##### Material for this exercise #####

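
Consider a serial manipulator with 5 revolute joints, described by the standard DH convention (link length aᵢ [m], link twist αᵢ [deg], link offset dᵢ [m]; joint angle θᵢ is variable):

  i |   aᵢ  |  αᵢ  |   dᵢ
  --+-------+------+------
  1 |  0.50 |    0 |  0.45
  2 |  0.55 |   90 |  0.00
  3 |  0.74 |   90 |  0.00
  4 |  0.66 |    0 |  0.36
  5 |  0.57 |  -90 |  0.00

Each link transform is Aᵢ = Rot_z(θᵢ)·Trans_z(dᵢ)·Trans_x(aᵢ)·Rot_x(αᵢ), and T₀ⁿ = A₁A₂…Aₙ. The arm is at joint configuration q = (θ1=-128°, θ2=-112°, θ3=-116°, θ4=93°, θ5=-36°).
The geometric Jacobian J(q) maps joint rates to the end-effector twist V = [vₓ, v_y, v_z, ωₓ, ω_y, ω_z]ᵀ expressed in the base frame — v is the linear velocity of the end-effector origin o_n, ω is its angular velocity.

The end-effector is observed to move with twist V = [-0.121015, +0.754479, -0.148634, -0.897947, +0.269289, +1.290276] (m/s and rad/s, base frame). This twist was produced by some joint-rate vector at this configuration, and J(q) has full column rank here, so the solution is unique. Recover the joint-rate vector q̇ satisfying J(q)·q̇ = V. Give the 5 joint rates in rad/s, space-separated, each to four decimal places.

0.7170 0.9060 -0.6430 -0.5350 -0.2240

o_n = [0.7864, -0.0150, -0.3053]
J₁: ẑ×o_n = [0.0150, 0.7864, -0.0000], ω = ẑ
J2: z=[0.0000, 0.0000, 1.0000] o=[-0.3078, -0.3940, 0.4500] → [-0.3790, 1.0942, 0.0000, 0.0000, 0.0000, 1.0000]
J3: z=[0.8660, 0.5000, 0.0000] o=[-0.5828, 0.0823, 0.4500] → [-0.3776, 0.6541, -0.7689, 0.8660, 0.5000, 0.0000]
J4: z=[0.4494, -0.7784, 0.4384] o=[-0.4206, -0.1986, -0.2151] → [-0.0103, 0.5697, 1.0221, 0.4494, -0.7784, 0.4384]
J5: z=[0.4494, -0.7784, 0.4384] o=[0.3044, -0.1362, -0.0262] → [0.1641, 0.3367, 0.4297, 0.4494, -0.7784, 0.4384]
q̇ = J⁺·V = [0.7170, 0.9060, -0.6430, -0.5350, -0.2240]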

#####

• Task statement
Please find the lines in the data that contain the word "link" and copy them.

• Exercise response
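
Consider a serial manipulator with 5 revolute joints, described by the standard DH convention (link length aᵢ [m], link twist αᵢ [deg], link offset dᵢ [m]; joint angle θᵢ is variable):
Each link transform is Aᵢ = Rot_z(θᵢ)·Trans_z(dᵢ)·Trans_x(aᵢ)·Rot_x(αᵢ), and T₀ⁿ = A₁A₂…Aₙ. The arm is at joint configuration q = (θ1=-128°, θ2=-112°, θ3=-116°, θ4=93°, θ5=-36°).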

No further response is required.